__Dataset content__
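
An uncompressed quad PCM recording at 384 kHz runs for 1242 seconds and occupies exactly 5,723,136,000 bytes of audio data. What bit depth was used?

24 bits

Bytes per sample = 5,723,136,000 / (384,000 × 1,242 × 4) = 5,723,136,000 / 1,907,712,000 = 3.
Bit depth = 3 × 8 = 24 bits.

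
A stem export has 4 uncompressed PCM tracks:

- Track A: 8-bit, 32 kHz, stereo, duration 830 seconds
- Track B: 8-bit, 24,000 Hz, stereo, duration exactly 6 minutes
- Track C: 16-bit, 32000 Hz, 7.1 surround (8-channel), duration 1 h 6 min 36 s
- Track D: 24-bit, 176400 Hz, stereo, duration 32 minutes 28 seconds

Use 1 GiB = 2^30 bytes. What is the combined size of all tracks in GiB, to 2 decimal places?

Track A: 32,000 × 830 × 1 × 2 = 53,120,000 bytes.
Track B: exactly 6 minutes = 360 s; 24,000 × 360 × 1 × 2 = 17,280,000 bytes.
Track C: 1 h 6 min 36 s = 3,996 s; 32,000 × 3,996 × 2 × 8 = 2,045,952,000 bytes.
Track D: 32 minutes 28 seconds = 1,948 s; 176,400 × 1,948 × 3 × 2 = 2,061,763,200 bytes.
Total = 4,178,115,200 bytes = 3.89 GiB.

3.89 GiB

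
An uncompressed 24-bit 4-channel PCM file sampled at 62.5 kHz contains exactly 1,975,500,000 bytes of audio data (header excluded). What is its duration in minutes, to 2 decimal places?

Byte rate = 62,500 × 3 × 4 = 750,000 bytes/s.
Duration = 1,975,500,000 / 750,000 = 2,634 s.
2,634 s / 60 = 43.90 minutes.

43.90 minutes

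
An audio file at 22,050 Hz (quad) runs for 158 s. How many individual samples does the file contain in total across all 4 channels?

22,050 × 158 s × 4 ch = 13,935,600 samples.

13,935,600 samples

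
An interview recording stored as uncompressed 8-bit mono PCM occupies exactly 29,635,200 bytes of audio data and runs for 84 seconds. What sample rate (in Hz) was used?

352,800 Hz

Bytes = sample_rate × seconds × bytes_per_sample × channels.
sample_rate = 29,635,200 / (84 × 1 × 1) = 29,635,200 / 84 = 352,800 Hz.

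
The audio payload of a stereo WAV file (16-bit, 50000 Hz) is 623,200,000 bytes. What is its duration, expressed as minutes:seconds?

Byte rate = 50,000 × 2 × 2 = 200,000 bytes/s.
Duration = 623,200,000 / 200,000 = 3,116 s.
3,116 s = 51:56.

51:56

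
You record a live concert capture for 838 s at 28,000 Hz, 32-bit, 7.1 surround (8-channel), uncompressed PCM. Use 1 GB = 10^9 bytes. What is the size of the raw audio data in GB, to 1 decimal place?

Bytes = 28,000 samples/s × 838 s × 4 bytes/sample × 8 ch = 750,848,000 bytes.
750,848,000 / 1,000,000,000 = 0.8 GB.

0.8 GB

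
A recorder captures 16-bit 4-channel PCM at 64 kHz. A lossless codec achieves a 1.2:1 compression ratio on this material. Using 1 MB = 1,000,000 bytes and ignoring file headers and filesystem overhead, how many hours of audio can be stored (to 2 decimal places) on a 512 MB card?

Uncompressed byte rate = 64,000 × 2 × 4 = 512,000 bytes/s.
After 1.2:1 compression, effective rate ≈ 426666.67 bytes/s.
Capacity = 512 × 1,000,000 = 512,000,000 bytes.
512,000,000 / effective rate ≈ 1200 s → 0.33 hours.

0.33 hours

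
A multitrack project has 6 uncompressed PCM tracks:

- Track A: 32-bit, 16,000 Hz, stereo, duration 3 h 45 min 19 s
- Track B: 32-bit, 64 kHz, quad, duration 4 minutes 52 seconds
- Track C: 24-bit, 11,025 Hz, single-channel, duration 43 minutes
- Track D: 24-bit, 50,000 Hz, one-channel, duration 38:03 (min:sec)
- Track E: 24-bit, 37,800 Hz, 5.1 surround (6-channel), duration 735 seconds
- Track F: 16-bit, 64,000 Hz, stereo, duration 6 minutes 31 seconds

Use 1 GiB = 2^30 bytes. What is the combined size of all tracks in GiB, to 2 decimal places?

Track A: 3 h 45 min 19 s = 13,519 s; 16,000 × 13,519 × 4 × 2 = 1,730,432,000 bytes.
Track B: 4 minutes 52 seconds = 292 s; 64,000 × 292 × 4 × 4 = 299,008,000 bytes.
Track C: 43 minutes = 2,580 s; 11,025 × 2,580 × 3 × 1 = 85,333,500 bytes.
Track D: 38:03 (min:sec) = 2,283 s; 50,000 × 2,283 × 3 × 1 = 342,450,000 bytes.
Track E: 37,800 × 735 × 3 × 6 = 500,094,000 bytes.
Track F: 6 minutes 31 seconds = 391 s; 64,000 × 391 × 2 × 2 = 100,096,000 bytes.
Total = 3,057,413,500 bytes = 2.85 GiB.

2.85 GiB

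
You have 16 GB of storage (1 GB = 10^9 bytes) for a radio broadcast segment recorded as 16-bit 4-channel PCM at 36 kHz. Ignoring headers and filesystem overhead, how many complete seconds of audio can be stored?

Uncompressed byte rate = 36,000 × 2 × 4 = 288,000 bytes/s.
Capacity = 16 × 1,000,000,000 = 16,000,000,000 bytes.
16,000,000,000 / 288,000 ≈ 55555.56 s → 55,555 seconds.

55,555 seconds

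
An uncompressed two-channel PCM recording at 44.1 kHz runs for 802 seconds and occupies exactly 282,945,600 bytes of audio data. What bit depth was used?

32 bits

Bytes per sample = 282,945,600 / (44,100 × 802 × 2) = 282,945,600 / 70,736,400 = 4.
Bit depth = 4 × 8 = 32 bits.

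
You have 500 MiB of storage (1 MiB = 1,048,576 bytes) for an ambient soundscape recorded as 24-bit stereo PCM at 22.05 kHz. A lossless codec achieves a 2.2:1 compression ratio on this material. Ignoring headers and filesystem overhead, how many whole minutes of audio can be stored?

145 minutes

Uncompressed byte rate = 22,050 × 3 × 2 = 132,300 bytes/s.
After 2.2:1 compression, effective rate ≈ 60136.36 bytes/s.
Capacity = 500 × 1,048,576 = 524,288,000 bytes.
524,288,000 / effective rate ≈ 8718.32 s → 145 minutes.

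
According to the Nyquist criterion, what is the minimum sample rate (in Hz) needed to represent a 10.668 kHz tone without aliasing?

21,336 Hz

Minimum sample rate = 2 × 10,668 Hz = 21,336 Hz.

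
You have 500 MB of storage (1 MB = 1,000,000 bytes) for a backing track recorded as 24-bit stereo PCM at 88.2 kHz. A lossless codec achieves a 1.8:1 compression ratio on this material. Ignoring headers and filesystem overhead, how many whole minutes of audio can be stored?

Uncompressed byte rate = 88,200 × 3 × 2 = 529,200 bytes/s.
After 1.8:1 compression, effective rate ≈ 294000 bytes/s.
Capacity = 500 × 1,000,000 = 500,000,000 bytes.
500,000,000 / effective rate ≈ 1700.68 s → 28 minutes.

28 minutes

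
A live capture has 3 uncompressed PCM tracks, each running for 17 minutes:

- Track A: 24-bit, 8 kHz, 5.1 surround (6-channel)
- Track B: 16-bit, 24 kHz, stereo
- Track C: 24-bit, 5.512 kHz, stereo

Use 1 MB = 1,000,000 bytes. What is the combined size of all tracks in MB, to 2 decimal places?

278.53 MB

17 minutes = 1,020 s.
Track A: 8,000 × 1,020 × 3 × 6 = 146,880,000 bytes.
Track B: 24,000 × 1,020 × 2 × 2 = 97,920,000 bytes.
Track C: 5,512 × 1,020 × 3 × 2 = 33,733,440 bytes.
Total = 278,533,440 bytes = 278.53 MB.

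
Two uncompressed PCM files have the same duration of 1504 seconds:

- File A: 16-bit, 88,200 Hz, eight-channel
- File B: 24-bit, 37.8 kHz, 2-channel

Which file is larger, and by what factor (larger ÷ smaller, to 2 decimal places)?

File A, by a factor of 6.22

File A: 88,200 × 2 × 8 = 1,411,200 bytes/s.
File B: 37,800 × 3 × 2 = 226,800 bytes/s.
File A is larger; ratio = 2,122,444,800 / 341,107,200 = 6.22.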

__Assignment__
Using the listing above, copy exactly the line that contains "- Track A: 32-bit, 16,000", the line that contains "- Track E: 24-bit, 37,800", and each line that falls between them.

__Exercise response__
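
- Track A: 32-bit, 16,000 Hz, stereo, duration 3 h 45 min 19 s
- Track B: 32-bit, 64 kHz, quad, duration 4 minutes 52 seconds
- Track C: 24-bit, 11,025 Hz, single-channel, duration 43 minutes
- Track D: 24-bit, 50,000 Hz, one-channel, duration 38:03 (min:sec)
- Track E: 24-bit, 37,800 Hz, 5.1 surround (6-channel), duration 735 seconds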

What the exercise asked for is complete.